Segment Start: Information provided

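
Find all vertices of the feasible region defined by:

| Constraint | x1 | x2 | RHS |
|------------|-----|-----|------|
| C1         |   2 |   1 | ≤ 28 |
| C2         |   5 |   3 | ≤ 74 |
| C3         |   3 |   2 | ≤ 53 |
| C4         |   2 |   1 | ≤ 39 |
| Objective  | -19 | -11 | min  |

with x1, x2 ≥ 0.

(0, 0), (14, 0), (10, 8), (0, 24.67)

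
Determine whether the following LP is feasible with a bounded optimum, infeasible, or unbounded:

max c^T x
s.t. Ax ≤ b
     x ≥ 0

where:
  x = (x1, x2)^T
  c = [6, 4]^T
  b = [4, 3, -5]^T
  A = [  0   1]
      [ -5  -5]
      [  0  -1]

Infeasible (no feasible solution exists)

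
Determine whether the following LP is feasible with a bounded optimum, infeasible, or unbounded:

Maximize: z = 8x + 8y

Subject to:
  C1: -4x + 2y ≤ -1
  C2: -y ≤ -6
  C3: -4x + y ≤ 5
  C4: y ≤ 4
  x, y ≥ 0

Infeasible (no feasible solution exists)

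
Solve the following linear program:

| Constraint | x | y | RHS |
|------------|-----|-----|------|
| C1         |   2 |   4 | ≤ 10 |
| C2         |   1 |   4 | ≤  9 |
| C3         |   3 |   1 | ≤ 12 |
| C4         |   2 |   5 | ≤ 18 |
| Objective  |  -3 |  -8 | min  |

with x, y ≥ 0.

Evaluate the objective at each vertex of the feasible region:
  z(0, 0) = 0
  z(4, 0) = -12
  z(3.8, 0.6) = -16.2
  z(1, 2) = -19  ←
  z(0, 2.25) = -18
The minimum is at x = 1, y = 2.

x = 1, y = 2, z = -19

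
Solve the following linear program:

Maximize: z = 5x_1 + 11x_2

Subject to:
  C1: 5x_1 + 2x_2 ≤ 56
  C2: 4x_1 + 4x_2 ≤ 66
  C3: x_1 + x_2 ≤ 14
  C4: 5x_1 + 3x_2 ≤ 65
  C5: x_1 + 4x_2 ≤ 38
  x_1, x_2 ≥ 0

Evaluate the objective at each vertex of the feasible region:
  z(0, 0) = 0
  z(11.2, 0) = 56
  z(9.333, 4.667) = 98
  z(6, 8) = 118  ←
  z(0, 9.5) = 104.5
The maximum is at x_1 = 6, x_2 = 8.

x_1 = 6, x_2 = 8, z = 118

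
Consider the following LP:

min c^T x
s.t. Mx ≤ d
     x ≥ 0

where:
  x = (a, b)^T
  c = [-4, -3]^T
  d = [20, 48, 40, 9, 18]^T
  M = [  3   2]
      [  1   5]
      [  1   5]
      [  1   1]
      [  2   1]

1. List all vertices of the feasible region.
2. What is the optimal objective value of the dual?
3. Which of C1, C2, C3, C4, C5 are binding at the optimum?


1. (0, 0), (6.667, 0), (2, 7), (1.25, 7.75), (0, 8)
2. -29
3. C1, C4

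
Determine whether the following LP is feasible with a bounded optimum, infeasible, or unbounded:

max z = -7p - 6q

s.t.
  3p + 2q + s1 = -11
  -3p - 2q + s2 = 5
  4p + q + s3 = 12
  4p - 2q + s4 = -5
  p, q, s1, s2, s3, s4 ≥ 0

Infeasible (no feasible solution exists)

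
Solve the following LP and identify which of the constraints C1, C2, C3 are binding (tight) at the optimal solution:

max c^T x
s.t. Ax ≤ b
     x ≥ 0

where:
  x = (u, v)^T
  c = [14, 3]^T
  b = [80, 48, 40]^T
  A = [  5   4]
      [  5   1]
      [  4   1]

At u = 8, v = 8, compute slack b - a·x for each constraint:
  C1: 80 − 72 = 8  (slack)
  C2: 48 − 48 = 0  (binding)
  C3: 40 − 40 = 0  (binding)

Optimal: u = 8, v = 8
Binding: C2, C3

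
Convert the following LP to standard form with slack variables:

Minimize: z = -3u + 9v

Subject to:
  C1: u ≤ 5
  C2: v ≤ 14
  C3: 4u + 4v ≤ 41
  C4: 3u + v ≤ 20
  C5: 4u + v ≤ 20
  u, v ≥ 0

min z = -3u + 9v

s.t.
  u + s1 = 5
  v + s2 = 14
  4u + 4v + s3 = 41
  3u + v + s4 = 20
  4u + v + s5 = 20
  u, v, s1, s2, s3, s4, s5 ≥ 0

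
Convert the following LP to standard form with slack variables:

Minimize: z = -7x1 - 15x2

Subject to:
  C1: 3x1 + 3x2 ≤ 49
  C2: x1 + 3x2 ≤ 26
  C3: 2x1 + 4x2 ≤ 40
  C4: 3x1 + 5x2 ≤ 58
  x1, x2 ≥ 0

min z = -7x1 - 15x2

s.t.
  3x1 + 3x2 + s1 = 49
  x1 + 3x2 + s2 = 26
  2x1 + 4x2 + s3 = 40
  3x1 + 5x2 + s4 = 58
  x1, x2, s1, s2, s3, s4 ≥ 0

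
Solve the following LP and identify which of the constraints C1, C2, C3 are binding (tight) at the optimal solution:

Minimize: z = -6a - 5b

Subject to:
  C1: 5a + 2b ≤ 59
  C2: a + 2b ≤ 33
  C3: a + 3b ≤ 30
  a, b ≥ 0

At a = 9, b = 7, compute slack b - a·x for each constraint:
  C1: 59 − 59 = 0  (binding)
  C2: 33 − 23 = 10  (slack)
  C3: 30 − 30 = 0  (binding)

Optimal: a = 9, b = 7
Binding: C1, C3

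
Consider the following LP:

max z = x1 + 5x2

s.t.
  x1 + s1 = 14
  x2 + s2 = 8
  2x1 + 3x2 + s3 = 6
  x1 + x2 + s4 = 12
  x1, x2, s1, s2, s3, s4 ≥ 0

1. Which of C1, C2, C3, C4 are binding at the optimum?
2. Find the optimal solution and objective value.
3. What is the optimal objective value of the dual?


1. C3
2. x1 = 0, x2 = 2, z = 10
3. 10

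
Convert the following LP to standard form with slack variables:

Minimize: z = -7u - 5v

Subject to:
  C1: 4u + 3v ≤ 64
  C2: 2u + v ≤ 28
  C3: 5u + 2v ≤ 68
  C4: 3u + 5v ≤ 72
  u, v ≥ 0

min z = -7u - 5v

s.t.
  4u + 3v + s1 = 64
  2u + v + s2 = 28
  5u + 2v + s3 = 68
  3u + 5v + s4 = 72
  u, v, s1, s2, s3, s4 ≥ 0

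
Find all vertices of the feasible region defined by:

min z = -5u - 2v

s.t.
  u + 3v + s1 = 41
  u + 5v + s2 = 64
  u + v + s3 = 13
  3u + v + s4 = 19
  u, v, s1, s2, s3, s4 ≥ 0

(0, 0), (6.333, 0), (3, 10), (0.25, 12.75), (0, 12.8)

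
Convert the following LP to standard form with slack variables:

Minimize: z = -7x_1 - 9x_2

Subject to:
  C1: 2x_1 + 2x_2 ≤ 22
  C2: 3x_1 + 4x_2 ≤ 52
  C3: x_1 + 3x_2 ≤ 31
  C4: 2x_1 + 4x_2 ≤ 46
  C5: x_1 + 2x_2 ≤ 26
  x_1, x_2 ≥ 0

min z = -7x_1 - 9x_2

s.t.
  2x_1 + 2x_2 + s1 = 22
  3x_1 + 4x_2 + s2 = 52
  x_1 + 3x_2 + s3 = 31
  2x_1 + 4x_2 + s4 = 46
  x_1 + 2x_2 + s5 = 26
  x_1, x_2, s1, s2, s3, s4, s5 ≥ 0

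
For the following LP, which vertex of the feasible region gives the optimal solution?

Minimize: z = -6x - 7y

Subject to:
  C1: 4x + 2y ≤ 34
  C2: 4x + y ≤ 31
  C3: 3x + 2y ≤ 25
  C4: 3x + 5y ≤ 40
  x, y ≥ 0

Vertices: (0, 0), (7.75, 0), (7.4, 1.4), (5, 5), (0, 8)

Evaluate the objective at each vertex of the feasible region:
  z(0, 0) = 0
  z(7.75, 0) = -46.5
  z(7.4, 1.4) = -54.2
  z(5, 5) = -65  ←
  z(0, 8) = -56
The minimum is at x = 5, y = 5.

(5, 5)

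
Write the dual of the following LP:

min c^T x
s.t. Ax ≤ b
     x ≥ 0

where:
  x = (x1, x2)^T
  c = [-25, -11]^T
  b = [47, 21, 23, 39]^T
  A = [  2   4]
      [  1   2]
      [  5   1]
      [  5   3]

Primal min cᵀx s.t. Ax ≤ b, x ≥ 0  →  Dual max −bᵀy s.t. Aᵀy ≥ −c, y ≥ 0.

Maximize: z = -47y1 - 21y2 - 23y3 - 39y4

Subject to:
  2y1 + y2 + 5y3 + 5y4 ≥ 25
  4y1 + 2y2 + y3 + 3y4 ≥ 11
  y1, y2, y3, y4 ≥ 0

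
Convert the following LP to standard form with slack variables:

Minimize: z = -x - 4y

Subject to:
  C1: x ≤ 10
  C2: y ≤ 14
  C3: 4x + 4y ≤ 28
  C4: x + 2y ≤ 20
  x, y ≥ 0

min z = -x - 4y

s.t.
  x + s1 = 10
  y + s2 = 14
  4x + 4y + s3 = 28
  x + 2y + s4 = 20
  x, y, s1, s2, s3, s4 ≥ 0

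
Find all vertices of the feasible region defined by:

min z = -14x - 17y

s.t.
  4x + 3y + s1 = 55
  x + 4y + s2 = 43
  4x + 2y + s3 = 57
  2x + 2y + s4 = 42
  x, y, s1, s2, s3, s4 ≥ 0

(0, 0), (13.75, 0), (7, 9), (0, 10.75)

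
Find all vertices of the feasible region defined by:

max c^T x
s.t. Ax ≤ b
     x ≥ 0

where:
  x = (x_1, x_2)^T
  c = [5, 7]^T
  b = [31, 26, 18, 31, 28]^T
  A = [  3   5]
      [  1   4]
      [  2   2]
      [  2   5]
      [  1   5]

(0, 0), (9, 0), (7, 2), (1.5, 5.3), (0, 5.6)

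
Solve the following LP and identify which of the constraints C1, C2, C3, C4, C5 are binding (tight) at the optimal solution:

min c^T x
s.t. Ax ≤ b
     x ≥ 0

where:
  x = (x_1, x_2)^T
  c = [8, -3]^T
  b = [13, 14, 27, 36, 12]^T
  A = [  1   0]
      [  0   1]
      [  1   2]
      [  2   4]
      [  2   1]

At x_1 = 0, x_2 = 9, compute slack b - a·x for each constraint:
  C1: 13 − 0 = 13  (slack)
  C2: 14 − 9 = 5  (slack)
  C3: 27 − 18 = 9  (slack)
  C4: 36 − 36 = 0  (binding)
  C5: 12 − 9 = 3  (slack)

Optimal: x_1 = 0, x_2 = 9
Binding: C4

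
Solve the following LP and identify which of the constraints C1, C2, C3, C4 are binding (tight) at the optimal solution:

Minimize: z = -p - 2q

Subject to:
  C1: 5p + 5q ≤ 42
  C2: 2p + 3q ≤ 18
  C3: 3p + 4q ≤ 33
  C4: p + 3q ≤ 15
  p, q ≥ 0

At p = 3, q = 4, compute slack b - a·x for each constraint:
  C1: 42 − 35 = 7  (slack)
  C2: 18 − 18 = 0  (binding)
  C3: 33 − 25 = 8  (slack)
  C4: 15 − 15 = 0  (binding)

Optimal: p = 3, q = 4
Binding: C2, C4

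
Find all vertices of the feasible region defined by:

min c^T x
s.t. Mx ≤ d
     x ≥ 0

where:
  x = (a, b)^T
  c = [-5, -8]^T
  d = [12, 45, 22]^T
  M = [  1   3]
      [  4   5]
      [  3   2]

(0, 0), (7.333, 0), (6, 2), (0, 4)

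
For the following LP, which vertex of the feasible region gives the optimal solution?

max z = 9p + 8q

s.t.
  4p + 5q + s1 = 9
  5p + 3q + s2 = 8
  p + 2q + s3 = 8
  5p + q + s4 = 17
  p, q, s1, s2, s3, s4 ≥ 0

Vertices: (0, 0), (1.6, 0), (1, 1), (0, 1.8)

Evaluate the objective at each vertex of the feasible region:
  z(0, 0) = 0
  z(1.6, 0) = 14.4
  z(1, 1) = 17  ←
  z(0, 1.8) = 14.4
The maximum is at p = 1, q = 1.

(1, 1)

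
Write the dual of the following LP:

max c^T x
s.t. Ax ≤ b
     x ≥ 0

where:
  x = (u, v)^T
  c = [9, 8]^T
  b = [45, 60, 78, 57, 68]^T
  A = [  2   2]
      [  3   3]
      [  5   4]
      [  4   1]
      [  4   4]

Primal max cᵀx s.t. Ax ≤ b, x ≥ 0  →  Dual min bᵀy s.t. Aᵀy ≥ c, y ≥ 0.

Minimize: z = 45y1 + 60y2 + 78y3 + 57y4 + 68y5

Subject to:
  2y1 + 3y2 + 5y3 + 4y4 + 4y5 ≥ 9
  2y1 + 3y2 + 4y3 + y4 + 4y5 ≥ 8
  y1, y2, y3, y4, y5 ≥ 0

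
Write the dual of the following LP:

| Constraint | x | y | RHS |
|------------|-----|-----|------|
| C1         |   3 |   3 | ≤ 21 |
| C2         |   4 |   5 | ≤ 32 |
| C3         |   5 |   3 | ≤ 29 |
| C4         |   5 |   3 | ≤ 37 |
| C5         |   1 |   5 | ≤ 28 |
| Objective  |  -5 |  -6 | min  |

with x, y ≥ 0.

Primal min cᵀx s.t. Ax ≤ b, x ≥ 0  →  Dual max −bᵀy s.t. Aᵀy ≥ −c, y ≥ 0.

Maximize: z = -21y1 - 32y2 - 29y3 - 37y4 - 28y5

Subject to:
  3y1 + 4y2 + 5y3 + 5y4 + y5 ≥ 5
  3y1 + 5y2 + 3y3 + 3y4 + 5y5 ≥ 6
  y1, y2, y3, y4, y5 ≥ 0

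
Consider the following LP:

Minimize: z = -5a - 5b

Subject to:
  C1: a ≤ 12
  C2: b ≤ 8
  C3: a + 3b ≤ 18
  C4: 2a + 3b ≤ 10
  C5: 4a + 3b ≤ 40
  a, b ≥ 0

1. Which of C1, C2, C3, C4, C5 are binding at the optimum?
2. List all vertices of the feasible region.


1. C4
2. (0, 0), (5, 0), (0, 3.333)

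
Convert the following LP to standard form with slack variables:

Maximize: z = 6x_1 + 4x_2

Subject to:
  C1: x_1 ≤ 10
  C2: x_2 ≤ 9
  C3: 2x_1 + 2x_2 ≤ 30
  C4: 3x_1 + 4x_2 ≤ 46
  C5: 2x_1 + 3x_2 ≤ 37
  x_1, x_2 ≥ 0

max z = 6x_1 + 4x_2

s.t.
  x_1 + s1 = 10
  x_2 + s2 = 9
  2x_1 + 2x_2 + s3 = 30
  3x_1 + 4x_2 + s4 = 46
  2x_1 + 3x_2 + s5 = 37
  x_1, x_2, s1, s2, s3, s4, s5 ≥ 0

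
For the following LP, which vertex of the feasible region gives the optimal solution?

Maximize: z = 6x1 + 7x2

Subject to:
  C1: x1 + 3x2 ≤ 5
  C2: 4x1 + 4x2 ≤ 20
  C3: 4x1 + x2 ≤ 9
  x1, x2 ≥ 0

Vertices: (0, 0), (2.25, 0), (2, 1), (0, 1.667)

Evaluate the objective at each vertex of the feasible region:
  z(0, 0) = 0
  z(2.25, 0) = 13.5
  z(2, 1) = 19  ←
  z(0, 1.667) = 11.67
The maximum is at x1 = 2, x2 = 1.

(2, 1)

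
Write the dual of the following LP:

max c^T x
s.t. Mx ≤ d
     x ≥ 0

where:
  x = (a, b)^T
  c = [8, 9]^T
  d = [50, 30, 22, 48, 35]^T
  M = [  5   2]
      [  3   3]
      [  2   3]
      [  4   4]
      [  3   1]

Primal max cᵀx s.t. Ax ≤ b, x ≥ 0  →  Dual min bᵀy s.t. Aᵀy ≥ c, y ≥ 0.

Minimize: z = 50y1 + 30y2 + 22y3 + 48y4 + 35y5

Subject to:
  5y1 + 3y2 + 2y3 + 4y4 + 3y5 ≥ 8
  2y1 + 3y2 + 3y3 + 4y4 + y5 ≥ 9
  y1, y2, y3, y4, y5 ≥ 0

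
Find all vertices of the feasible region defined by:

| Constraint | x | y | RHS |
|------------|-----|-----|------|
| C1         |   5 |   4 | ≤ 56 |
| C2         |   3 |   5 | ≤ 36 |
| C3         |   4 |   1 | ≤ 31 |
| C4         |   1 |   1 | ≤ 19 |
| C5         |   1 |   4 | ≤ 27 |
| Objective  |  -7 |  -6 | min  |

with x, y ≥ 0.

(0, 0), (7.75, 0), (7, 3), (1.286, 6.429), (0, 6.75)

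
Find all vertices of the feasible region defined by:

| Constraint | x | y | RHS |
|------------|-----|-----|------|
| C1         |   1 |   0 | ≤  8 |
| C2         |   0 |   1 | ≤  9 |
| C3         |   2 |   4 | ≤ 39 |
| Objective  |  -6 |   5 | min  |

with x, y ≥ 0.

(0, 0), (8, 0), (8, 5.75), (1.5, 9), (0, 9)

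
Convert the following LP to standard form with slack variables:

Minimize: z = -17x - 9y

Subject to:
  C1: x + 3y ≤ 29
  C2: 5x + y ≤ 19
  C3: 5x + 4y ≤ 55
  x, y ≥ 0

min z = -17x - 9y

s.t.
  x + 3y + s1 = 29
  5x + y + s2 = 19
  5x + 4y + s3 = 55
  x, y, s1, s2, s3 ≥ 0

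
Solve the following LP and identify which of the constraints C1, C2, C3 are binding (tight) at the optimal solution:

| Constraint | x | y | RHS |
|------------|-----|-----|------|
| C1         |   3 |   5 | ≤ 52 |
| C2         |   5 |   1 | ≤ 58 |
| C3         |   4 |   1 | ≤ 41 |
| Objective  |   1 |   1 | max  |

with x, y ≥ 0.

At x = 9, y = 5, compute slack b - a·x for each constraint:
  C1: 52 − 52 = 0  (binding)
  C2: 58 − 50 = 8  (slack)
  C3: 41 − 41 = 0  (binding)

Optimal: x = 9, y = 5
Binding: C1, C3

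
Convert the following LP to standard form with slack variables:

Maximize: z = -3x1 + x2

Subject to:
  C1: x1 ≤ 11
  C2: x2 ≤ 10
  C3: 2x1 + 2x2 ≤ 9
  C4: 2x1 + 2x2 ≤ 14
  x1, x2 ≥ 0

max z = -3x1 + x2

s.t.
  x1 + s1 = 11
  x2 + s2 = 10
  2x1 + 2x2 + s3 = 9
  2x1 + 2x2 + s4 = 14
  x1, x2, s1, s2, s3, s4 ≥ 0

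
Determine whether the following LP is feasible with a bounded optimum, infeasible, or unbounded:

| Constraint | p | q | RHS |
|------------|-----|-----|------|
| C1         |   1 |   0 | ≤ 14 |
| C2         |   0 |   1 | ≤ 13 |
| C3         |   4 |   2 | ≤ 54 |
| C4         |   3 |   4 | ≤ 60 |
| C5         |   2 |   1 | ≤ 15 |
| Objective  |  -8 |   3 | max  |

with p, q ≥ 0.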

Segment End: Information provided

● **Try it**
All lines above from the line with "C4: 3x + 5y ≤ 40" through the line with "C3: 4x + 4y ≤ 28", both included, are to be set down exactly, with nothing else.

● **Answer box**
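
  C4: 3x + 5y ≤ 40
  x, y ≥ 0

Vertices: (0, 0), (7.75, 0), (7.4, 1.4), (5, 5), (0, 8)

Evaluate the objective at each vertex of the feasible region:
  z(0, 0) = 0
  z(7.75, 0) = -46.5
  z(7.4, 1.4) = -54.2
  z(5, 5) = -65  ←
  z(0, 8) = -56
The minimum is at x = 5, y = 5.

(5, 5)

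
Write the dual of the following LP:

min c^T x
s.t. Ax ≤ b
     x ≥ 0

where:
  x = (x1, x2)^T
  c = [-25, -11]^T
  b = [47, 21, 23, 39]^T
  A = [  2   4]
      [  1   2]
      [  5   1]
      [  5   3]

Primal min cᵀx s.t. Ax ≤ b, x ≥ 0  →  Dual max −bᵀy s.t. Aᵀy ≥ −c, y ≥ 0.

Maximize: z = -47y1 - 21y2 - 23y3 - 39y4

Subject to:
  2y1 + y2 + 5y3 + 5y4 ≥ 25
  4y1 + 2y2 + y3 + 3y4 ≥ 11
  y1, y2, y3, y4 ≥ 0

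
Convert the following LP to standard form with slack variables:

Minimize: z = -x - 4y

Subject to:
  C1: x ≤ 10
  C2: y ≤ 14
  C3: 4x + 4y ≤ 28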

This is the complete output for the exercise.